Extracted entries —
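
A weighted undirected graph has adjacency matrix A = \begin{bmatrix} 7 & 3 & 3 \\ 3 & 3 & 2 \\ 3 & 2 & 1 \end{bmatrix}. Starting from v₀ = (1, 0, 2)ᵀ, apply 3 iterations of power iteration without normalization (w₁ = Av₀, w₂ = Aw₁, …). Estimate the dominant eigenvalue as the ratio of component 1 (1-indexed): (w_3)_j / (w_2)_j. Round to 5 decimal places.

w1 = Av₀ = (7·1 + 3·0 + 3·2; 3·1 + 3·0 + 2·2; 3·1 + 2·0 + 1·2) = (13, 7, 5)
w2 = Aw1 = (7·13 + 3·7 + 3·5; 3·13 + 3·7 + 2·5; 3·13 + 2·7 + 1·5) = (127, 70, 58)
w3 = Aw2 = (1273, 707, 579)
Ratio at component: 1273 / 127 = 10.02362

10.02362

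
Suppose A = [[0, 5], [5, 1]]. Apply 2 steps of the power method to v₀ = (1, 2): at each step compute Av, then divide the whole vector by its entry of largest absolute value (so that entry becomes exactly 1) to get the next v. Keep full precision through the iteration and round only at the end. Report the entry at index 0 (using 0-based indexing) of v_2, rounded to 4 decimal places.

0.6140

Av0 = (10.00000, 7.00000); divide by 10.00000 → v1 = (1.00000, 0.70000)
Av1 = (3.50000, 5.70000); divide by 5.70000 → v2 = (0.61404, 1.00000)
Requested entry of v2: 35/57 = 0.6140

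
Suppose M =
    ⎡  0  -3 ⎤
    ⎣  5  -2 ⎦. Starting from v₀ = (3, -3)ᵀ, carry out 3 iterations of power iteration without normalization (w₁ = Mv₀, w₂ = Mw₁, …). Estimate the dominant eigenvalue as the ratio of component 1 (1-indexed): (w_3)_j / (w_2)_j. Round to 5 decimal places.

w1 = Mv₀ = (0·3 + (-3)·(-3); 5·3 + (-2)·(-3)) = (9, 21)
w2 = Mw1 = (0·9 + (-3)·21; 5·9 + (-2)·21) = (-63, 3)
w3 = Mw2 = (-9, -321)
Ratio at component: -9 / -63 = 0.14286

0.14286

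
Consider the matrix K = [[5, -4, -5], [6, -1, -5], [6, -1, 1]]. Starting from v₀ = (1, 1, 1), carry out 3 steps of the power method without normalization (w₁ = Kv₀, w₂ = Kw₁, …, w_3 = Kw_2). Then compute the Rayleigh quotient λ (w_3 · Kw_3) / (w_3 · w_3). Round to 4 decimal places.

λ ≈ -2.2468

w1 = Kv₀ = (5·1 + (-4)·1 + (-5)·1; 6·1 + (-1)·1 + (-5)·1; 6·1 + (-1)·1 + 1·1) = (-4, 0, 6)
w2 = Kw1 = (5·(-4) + (-4)·0 + (-5)·6; 6·(-4) + (-1)·0 + (-5)·6; 6·(-4) + (-1)·0 + 1·6) = (-50, -54, -18)
w3 = Kw2 = (56, -156, -264)
Kw3 = (2224, 1812, 228)
w3·Kw3 = 56·2224 + (-156)·1812 + (-264)·228 = -218320; w3·w3 = 56·56 + (-156)·(-156) + (-264)·(-264) = 97168
λ ≈ -218320/97168 = -2.2468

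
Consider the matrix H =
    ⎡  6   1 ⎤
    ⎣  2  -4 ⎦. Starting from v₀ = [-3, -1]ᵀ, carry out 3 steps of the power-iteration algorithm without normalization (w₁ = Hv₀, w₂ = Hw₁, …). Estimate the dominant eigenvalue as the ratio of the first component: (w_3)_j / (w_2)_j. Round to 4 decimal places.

λ ≈ 6.2586

w1 = Hv₀ = (6·(-3) + 1·(-1); 2·(-3) + (-4)·(-1)) = (-19, -2)
w2 = Hw1 = (6·(-19) + 1·(-2); 2·(-19) + (-4)·(-2)) = (-116, -30)
w3 = Hw2 = (-726, -112)
Ratio at component: -726 / -116 = 6.2586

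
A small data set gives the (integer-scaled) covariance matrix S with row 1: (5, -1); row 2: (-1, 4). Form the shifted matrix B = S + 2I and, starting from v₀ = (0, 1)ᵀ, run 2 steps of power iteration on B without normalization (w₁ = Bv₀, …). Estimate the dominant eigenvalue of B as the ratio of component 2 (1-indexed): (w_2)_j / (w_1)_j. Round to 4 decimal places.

B = S + 2I has rows (7, -1); (-1, 6)
w1 = Bv₀ = (-1, 6)
w2 = Bw1 = (-13, 37)
Ratio: 37/6 = 6.1667

μ ≈ 6.1667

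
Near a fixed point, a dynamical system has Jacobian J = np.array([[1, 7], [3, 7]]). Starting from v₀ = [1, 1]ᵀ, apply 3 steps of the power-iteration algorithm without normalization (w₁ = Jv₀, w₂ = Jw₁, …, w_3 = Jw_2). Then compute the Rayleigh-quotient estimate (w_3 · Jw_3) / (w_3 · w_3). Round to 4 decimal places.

9.4787

w1 = Jv₀ = (1·1 + 7·1; 3·1 + 7·1) = (8, 10)
w2 = Jw1 = (1·8 + 7·10; 3·8 + 7·10) = (78, 94)
w3 = Jw2 = (736, 892)
Jw3 = (6980, 8452)
w3·Jw3 = 736·6980 + 892·8452 = 12676464; w3·w3 = 736·736 + 892·892 = 1337360
λ ≈ 12676464/1337360 = 9.4787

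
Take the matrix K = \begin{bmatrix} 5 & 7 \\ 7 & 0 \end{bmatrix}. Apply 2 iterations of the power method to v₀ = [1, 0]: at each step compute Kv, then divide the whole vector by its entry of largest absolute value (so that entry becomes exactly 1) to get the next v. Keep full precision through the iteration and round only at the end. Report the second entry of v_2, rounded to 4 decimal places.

0.4730

Kv0 = (5.00000, 7.00000); divide by 7.00000 → v1 = (0.71429, 1.00000)
Kv1 = (10.57143, 5.00000); divide by 10.57143 → v2 = (1.00000, 0.47297)
Requested entry of v2: 35/74 = 0.4730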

Required work — For this exercise, retype the entire listing exactly.

Exercise result —
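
A weighted undirected graph has adjacency matrix A = \begin{bmatrix} 7 & 3 & 3 \\ 3 & 3 & 2 \\ 3 & 2 & 1 \end{bmatrix}. Starting from v₀ = (1, 0, 2)ᵀ, apply 3 iterations of power iteration without normalization (w₁ = Av₀, w₂ = Aw₁, …). Estimate the dominant eigenvalue as the ratio of component 1 (1-indexed): (w_3)_j / (w_2)_j. Round to 5 decimal places.

w1 = Av₀ = (7·1 + 3·0 + 3·2; 3·1 + 3·0 + 2·2; 3·1 + 2·0 + 1·2) = (13, 7, 5)
w2 = Aw1 = (7·13 + 3·7 + 3·5; 3·13 + 3·7 + 2·5; 3·13 + 2·7 + 1·5) = (127, 70, 58)
w3 = Aw2 = (1273, 707, 579)
Ratio at component: 1273 / 127 = 10.02362

10.02362

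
Suppose A = [[0, 5], [5, 1]]. Apply 2 steps of the power method to v₀ = (1, 2): at each step compute Av, then divide the whole vector by its entry of largest absolute value (so that entry becomes exactly 1) to get the next v. Keep full precision through the iteration and round only at the end. Report the entry at index 0 (using 0-based indexing) of v_2, rounded to 4 decimal places.

0.6140

Av0 = (10.00000, 7.00000); divide by 10.00000 → v1 = (1.00000, 0.70000)
Av1 = (3.50000, 5.70000); divide by 5.70000 → v2 = (0.61404, 1.00000)
Requested entry of v2: 35/57 = 0.6140

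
Suppose M =
    ⎡  0  -3 ⎤
    ⎣  5  -2 ⎦. Starting from v₀ = (3, -3)ᵀ, carry out 3 iterations of power iteration without normalization (w₁ = Mv₀, w₂ = Mw₁, …). Estimate the dominant eigenvalue as the ratio of component 1 (1-indexed): (w_3)_j / (w_2)_j. Round to 5 decimal places.

w1 = Mv₀ = (0·3 + (-3)·(-3); 5·3 + (-2)·(-3)) = (9, 21)
w2 = Mw1 = (0·9 + (-3)·21; 5·9 + (-2)·21) = (-63, 3)
w3 = Mw2 = (-9, -321)
Ratio at component: -9 / -63 = 0.14286

0.14286

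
Consider the matrix K = [[5, -4, -5], [6, -1, -5], [6, -1, 1]]. Starting from v₀ = (1, 1, 1), carry out 3 steps of the power method without normalization (w₁ = Kv₀, w₂ = Kw₁, …, w_3 = Kw_2). Then compute the Rayleigh quotient λ (w_3 · Kw_3) / (w_3 · w_3). Round to 4 decimal places.

λ ≈ -2.2468

w1 = Kv₀ = (5·1 + (-4)·1 + (-5)·1; 6·1 + (-1)·1 + (-5)·1; 6·1 + (-1)·1 + 1·1) = (-4, 0, 6)
w2 = Kw1 = (5·(-4) + (-4)·0 + (-5)·6; 6·(-4) + (-1)·0 + (-5)·6; 6·(-4) + (-1)·0 + 1·6) = (-50, -54, -18)
w3 = Kw2 = (56, -156, -264)
Kw3 = (2224, 1812, 228)
w3·Kw3 = 56·2224 + (-156)·1812 + (-264)·228 = -218320; w3·w3 = 56·56 + (-156)·(-156) + (-264)·(-264) = 97168
λ ≈ -218320/97168 = -2.2468

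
Consider the matrix H =
    ⎡  6   1 ⎤
    ⎣  2  -4 ⎦. Starting from v₀ = [-3, -1]ᵀ, carry out 3 steps of the power-iteration algorithm without normalization (w₁ = Hv₀, w₂ = Hw₁, …). Estimate the dominant eigenvalue as the ratio of the first component: (w_3)_j / (w_2)_j. Round to 4 decimal places.

λ ≈ 6.2586

w1 = Hv₀ = (6·(-3) + 1·(-1); 2·(-3) + (-4)·(-1)) = (-19, -2)
w2 = Hw1 = (6·(-19) + 1·(-2); 2·(-19) + (-4)·(-2)) = (-116, -30)
w3 = Hw2 = (-726, -112)
Ratio at component: -726 / -116 = 6.2586

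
A small data set gives the (integer-scaled) covariance matrix S with row 1: (5, -1); row 2: (-1, 4). Form the shifted matrix B = S + 2I and, starting from v₀ = (0, 1)ᵀ, run 2 steps of power iteration on B without normalization (w₁ = Bv₀, …). Estimate the dominant eigenvalue of B as the ratio of component 2 (1-indexed): (w_2)_j / (w_1)_j. Round to 4 decimal places.

B = S + 2I has rows (7, -1); (-1, 6)
w1 = Bv₀ = (-1, 6)
w2 = Bw1 = (-13, 37)
Ratio: 37/6 = 6.1667

μ ≈ 6.1667

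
Near a fixed point, a dynamical system has Jacobian J = np.array([[1, 7], [3, 7]]). Starting from v₀ = [1, 1]ᵀ, apply 3 steps of the power-iteration algorithm without normalization (w₁ = Jv₀, w₂ = Jw₁, …, w_3 = Jw_2). Then compute the Rayleigh-quotient estimate (w_3 · Jw_3) / (w_3 · w_3). Round to 4 decimal places.

9.4787

w1 = Jv₀ = (1·1 + 7·1; 3·1 + 7·1) = (8, 10)
w2 = Jw1 = (1·8 + 7·10; 3·8 + 7·10) = (78, 94)
w3 = Jw2 = (736, 892)
Jw3 = (6980, 8452)
w3·Jw3 = 736·6980 + 892·8452 = 12676464; w3·w3 = 736·736 + 892·892 = 1337360
λ ≈ 12676464/1337360 = 9.4787

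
Take the matrix K = \begin{bmatrix} 5 & 7 \\ 7 & 0 \end{bmatrix}. Apply 2 iterations of the power method to v₀ = [1, 0]: at each step compute Kv, then divide the whole vector by its entry of largest absolute value (so that entry becomes exactly 1) to get the next v. Keep full precision through the iteration and round only at the end. Report the second entry of v_2, rounded to 4 decimal places.

0.4730

Kv0 = (5.00000, 7.00000); divide by 7.00000 → v1 = (0.71429, 1.00000)
Kv1 = (10.57143, 5.00000); divide by 10.57143 → v2 = (1.00000, 0.47297)
Requested entry of v2: 35/74 = 0.4730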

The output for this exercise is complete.